* _TASK PROMPT_
The records should be copied out again with no alteration.

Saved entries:

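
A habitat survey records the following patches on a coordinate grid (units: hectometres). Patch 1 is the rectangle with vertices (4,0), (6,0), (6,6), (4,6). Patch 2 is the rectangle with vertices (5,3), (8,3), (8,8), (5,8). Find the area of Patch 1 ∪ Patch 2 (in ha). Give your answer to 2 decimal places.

24.00

By inclusion–exclusion:
Individual areas: |Patch 1| = 12, |Patch 2| = 15.
|Patch 1∩Patch 2|: x∈[5,6], y∈[3,6] → 1·3 = 3.
|Patch 1 ∪ Patch 2| = 27 − 3 = 24.00.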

* _OUTPUT FOR THIS TASK_
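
A habitat survey records the following patches on a coordinate grid (units: hectometres). Patch 1 is the rectangle with vertices (4,0), (6,0), (6,6), (4,6). Patch 2 is the rectangle with vertices (5,3), (8,3), (8,8), (5,8). Find the area of Patch 1 ∪ Patch 2 (in ha). Give your answer to 2 decimal places.

24.00

By inclusion–exclusion:
Individual areas: |Patch 1| = 12, |Patch 2| = 15.
|Patch 1∩Patch 2|: x∈[5,6], y∈[3,6] → 1·3 = 3.
|Patch 1 ∪ Patch 2| = 27 − 3 = 24.00.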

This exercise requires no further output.